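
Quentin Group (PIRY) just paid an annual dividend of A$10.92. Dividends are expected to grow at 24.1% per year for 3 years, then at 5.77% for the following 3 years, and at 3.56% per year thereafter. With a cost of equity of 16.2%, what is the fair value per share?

Three-stage DDM. Project D₁…D_6; terminal Gordon value at t=6 with g = 0.0356; discount at r = 0.162.
D_1 = 13.5517
D_2 = 16.8177
D_3 = 20.8707
D_4 = 22.0750
D_5 = 23.3487
D_6 = 24.6959
TV_6 = 25.5751/(0.162−0.0356) = 202.3347
P₀ = Σ Dₜ/(1+r)ᵗ + TV_6/(1+r)^6 = 152.7740

A$152.77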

- Exercise goal -
Restate the material above exactly, leaving nothing out.

- Answer to this exercise -
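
Quentin Group (PIRY) just paid an annual dividend of A$10.92. Dividends are expected to grow at 24.1% per year for 3 years, then at 5.77% for the following 3 years, and at 3.56% per year thereafter. With a cost of equity of 16.2%, what is the fair value per share?

Three-stage DDM. Project D₁…D_6; terminal Gordon value at t=6 with g = 0.0356; discount at r = 0.162.
D_1 = 13.5517
D_2 = 16.8177
D_3 = 20.8707
D_4 = 22.0750
D_5 = 23.3487
D_6 = 24.6959
TV_6 = 25.5751/(0.162−0.0356) = 202.3347
P₀ = Σ Dₜ/(1+r)ᵗ + TV_6/(1+r)^6 = 152.7740

A$152.77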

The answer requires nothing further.